Collected data
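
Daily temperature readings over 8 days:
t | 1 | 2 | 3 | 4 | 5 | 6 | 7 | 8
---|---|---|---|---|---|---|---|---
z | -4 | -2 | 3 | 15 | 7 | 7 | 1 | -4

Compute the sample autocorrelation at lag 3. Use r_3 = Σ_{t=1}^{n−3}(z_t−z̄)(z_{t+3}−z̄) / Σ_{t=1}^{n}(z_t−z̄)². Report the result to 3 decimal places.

Mean z̄ = (-4 − 2 + 3 + 15 + 7 + 7 + 1 − 4)/8 = 2.8750
Deviations from mean: -6.8750, -4.8750, 0.1250, 12.1250, 4.1250, 4.1250, -1.8750, -6.8750
Σ(z_t−z̄)(z_{t+3}−z̄) = (-83.3594) + (-20.1094) + (0.5156) + (-22.7344) + (-28.3594) = -154.0469
Denominator Σ(z_t−z̄)² = 302.8750
r_3 = -154.0469 / 302.8750 = -0.509

-0.509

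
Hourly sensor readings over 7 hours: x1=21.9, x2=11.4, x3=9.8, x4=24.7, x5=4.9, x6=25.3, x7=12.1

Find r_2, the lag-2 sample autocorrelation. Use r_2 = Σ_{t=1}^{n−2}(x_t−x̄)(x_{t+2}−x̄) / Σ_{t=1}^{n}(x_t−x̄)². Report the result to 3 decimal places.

Mean x̄ = (21.9 + 11.4 + 9.8 + 24.7 + 4.9 + 25.3 + 12.1)/7 = 15.7286
Deviations from mean: 6.1714, -4.3286, -5.9286, 8.9714, -10.8286, 9.5714, -3.6286
Numerator Σ_{t=1}^{5}(x_t−x̄)(x_{t+2}−x̄) = 113.9384
Denominator Σ(x_t−x̄)² = 394.4943
r_2 = 113.9384 / 394.4943 = 0.289

0.289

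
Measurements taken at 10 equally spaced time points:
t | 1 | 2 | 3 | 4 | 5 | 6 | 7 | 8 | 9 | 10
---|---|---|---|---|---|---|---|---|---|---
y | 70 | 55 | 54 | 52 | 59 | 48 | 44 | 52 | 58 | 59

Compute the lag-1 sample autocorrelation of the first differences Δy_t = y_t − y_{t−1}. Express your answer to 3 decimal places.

-0.012

First differences Δy: -15, -1, -2, 7, -11, -4, 8, 6, 1
Mean of differences = -1.2222
Numerator Σ(Δy_t−Δȳ)(Δy_{t+1}−Δȳ) = -5.8272
Denominator Σ(Δy_t−Δȳ)² = 503.5556
r_1(Δy) = -5.8272 / 503.5556 = -0.012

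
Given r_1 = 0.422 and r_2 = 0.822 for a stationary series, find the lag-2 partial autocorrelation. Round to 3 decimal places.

0.783

φ_{22} = (r_2 − r_1²) / (1 − r_1²)
r_1² = (0.422)² = 0.178084
Numerator = 0.822 − 0.1781 = 0.6439; denominator = 1 − 0.1781 = 0.8219
φ_{22} = 0.6439 / 0.8219 = 0.783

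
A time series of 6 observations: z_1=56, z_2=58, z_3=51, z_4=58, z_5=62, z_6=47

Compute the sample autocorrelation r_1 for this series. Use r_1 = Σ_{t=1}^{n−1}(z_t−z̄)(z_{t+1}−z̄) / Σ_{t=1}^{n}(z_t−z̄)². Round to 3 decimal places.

-0.401

Mean z̄ = (56 + 58 + 51 + 58 + 62 + 47)/6 = 55.3333
Deviations from mean: 0.6667, 2.6667, -4.3333, 2.6667, 6.6667, -8.3333
Numerator Σ_{t=1}^{5}(z_t−z̄)(z_{t+1}−z̄) = -59.1111
Denominator Σ(z_t−z̄)² = 147.3333
r_1 = -59.1111 / 147.3333 = -0.401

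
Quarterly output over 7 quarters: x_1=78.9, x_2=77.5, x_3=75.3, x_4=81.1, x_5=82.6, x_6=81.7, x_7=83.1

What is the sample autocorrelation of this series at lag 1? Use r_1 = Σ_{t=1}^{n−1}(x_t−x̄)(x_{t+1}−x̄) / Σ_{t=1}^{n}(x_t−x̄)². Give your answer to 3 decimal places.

0.438

Mean x̄ = (78.9 + 77.5 + 75.3 + 81.1 + 82.6 + 81.7 + 83.1)/7 = 80.0286
Deviations from mean: -1.1286, -2.5286, -4.7286, 1.0714, 2.5714, 1.6714, 3.0714
Numerator Σ_{t=1}^{6}(x_t−x̄)(x_{t+1}−x̄) = 21.9306
Denominator Σ(x_t−x̄)² = 50.0143
r_1 = 21.9306 / 50.0143 = 0.438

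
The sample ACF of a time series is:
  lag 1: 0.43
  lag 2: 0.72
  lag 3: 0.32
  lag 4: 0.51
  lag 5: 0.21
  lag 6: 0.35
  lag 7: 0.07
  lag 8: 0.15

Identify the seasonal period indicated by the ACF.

The largest autocorrelation is r_2 = 0.72, with a weaker echo at lag 4 (0.51); the remaining lags stay at or below 0.43.
The dominant spike at lag 2 indicates a seasonal period of 2.

2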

> _DIRECTIONS FOR THIS TASK_: Retype all of the lines shown above, keeping each one exact.

> _ANSWER AREA_:
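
Daily temperature readings over 8 days:
t | 1 | 2 | 3 | 4 | 5 | 6 | 7 | 8
---|---|---|---|---|---|---|---|---
z | -4 | -2 | 3 | 15 | 7 | 7 | 1 | -4

Compute the sample autocorrelation at lag 3. Use r_3 = Σ_{t=1}^{n−3}(z_t−z̄)(z_{t+3}−z̄) / Σ_{t=1}^{n}(z_t−z̄)². Report the result to 3 decimal places.

Mean z̄ = (-4 − 2 + 3 + 15 + 7 + 7 + 1 − 4)/8 = 2.8750
Deviations from mean: -6.8750, -4.8750, 0.1250, 12.1250, 4.1250, 4.1250, -1.8750, -6.8750
Σ(z_t−z̄)(z_{t+3}−z̄) = (-83.3594) + (-20.1094) + (0.5156) + (-22.7344) + (-28.3594) = -154.0469
Denominator Σ(z_t−z̄)² = 302.8750
r_3 = -154.0469 / 302.8750 = -0.509

-0.509

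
Hourly sensor readings over 7 hours: x1=21.9, x2=11.4, x3=9.8, x4=24.7, x5=4.9, x6=25.3, x7=12.1

Find r_2, the lag-2 sample autocorrelation. Use r_2 = Σ_{t=1}^{n−2}(x_t−x̄)(x_{t+2}−x̄) / Σ_{t=1}^{n}(x_t−x̄)². Report the result to 3 decimal places.

Mean x̄ = (21.9 + 11.4 + 9.8 + 24.7 + 4.9 + 25.3 + 12.1)/7 = 15.7286
Deviations from mean: 6.1714, -4.3286, -5.9286, 8.9714, -10.8286, 9.5714, -3.6286
Numerator Σ_{t=1}^{5}(x_t−x̄)(x_{t+2}−x̄) = 113.9384
Denominator Σ(x_t−x̄)² = 394.4943
r_2 = 113.9384 / 394.4943 = 0.289

0.289

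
Measurements taken at 10 equally spaced time points:
t | 1 | 2 | 3 | 4 | 5 | 6 | 7 | 8 | 9 | 10
---|---|---|---|---|---|---|---|---|---|---
y | 70 | 55 | 54 | 52 | 59 | 48 | 44 | 52 | 58 | 59

Compute the lag-1 sample autocorrelation of the first differences Δy_t = y_t − y_{t−1}. Express your answer to 3 decimal places.

-0.012

First differences Δy: -15, -1, -2, 7, -11, -4, 8, 6, 1
Mean of differences = -1.2222
Numerator Σ(Δy_t−Δȳ)(Δy_{t+1}−Δȳ) = -5.8272
Denominator Σ(Δy_t−Δȳ)² = 503.5556
r_1(Δy) = -5.8272 / 503.5556 = -0.012

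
Given r_1 = 0.422 and r_2 = 0.822 for a stationary series, find the lag-2 partial autocorrelation. Round to 3 decimal places.

0.783

φ_{22} = (r_2 − r_1²) / (1 − r_1²)
r_1² = (0.422)² = 0.178084
Numerator = 0.822 − 0.1781 = 0.6439; denominator = 1 − 0.1781 = 0.8219
φ_{22} = 0.6439 / 0.8219 = 0.783

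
A time series of 6 observations: z_1=56, z_2=58, z_3=51, z_4=58, z_5=62, z_6=47

Compute the sample autocorrelation r_1 for this series. Use r_1 = Σ_{t=1}^{n−1}(z_t−z̄)(z_{t+1}−z̄) / Σ_{t=1}^{n}(z_t−z̄)². Round to 3 decimal places.

-0.401

Mean z̄ = (56 + 58 + 51 + 58 + 62 + 47)/6 = 55.3333
Deviations from mean: 0.6667, 2.6667, -4.3333, 2.6667, 6.6667, -8.3333
Numerator Σ_{t=1}^{5}(z_t−z̄)(z_{t+1}−z̄) = -59.1111
Denominator Σ(z_t−z̄)² = 147.3333
r_1 = -59.1111 / 147.3333 = -0.401

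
Quarterly output over 7 quarters: x_1=78.9, x_2=77.5, x_3=75.3, x_4=81.1, x_5=82.6, x_6=81.7, x_7=83.1

What is the sample autocorrelation of this series at lag 1? Use r_1 = Σ_{t=1}^{n−1}(x_t−x̄)(x_{t+1}−x̄) / Σ_{t=1}^{n}(x_t−x̄)². Give your answer to 3 decimal places.

0.438

Mean x̄ = (78.9 + 77.5 + 75.3 + 81.1 + 82.6 + 81.7 + 83.1)/7 = 80.0286
Deviations from mean: -1.1286, -2.5286, -4.7286, 1.0714, 2.5714, 1.6714, 3.0714
Numerator Σ_{t=1}^{6}(x_t−x̄)(x_{t+1}−x̄) = 21.9306
Denominator Σ(x_t−x̄)² = 50.0143
r_1 = 21.9306 / 50.0143 = 0.438

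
The sample ACF of a time series is:
  lag 1: 0.43
  lag 2: 0.72
  lag 3: 0.32
  lag 4: 0.51
  lag 5: 0.21
  lag 6: 0.35
  lag 7: 0.07
  lag 8: 0.15

Identify the seasonal period indicated by the ACF.

The largest autocorrelation is r_2 = 0.72, with a weaker echo at lag 4 (0.51); the remaining lags stay at or below 0.43.
The dominant spike at lag 2 indicates a seasonal period of 2.

2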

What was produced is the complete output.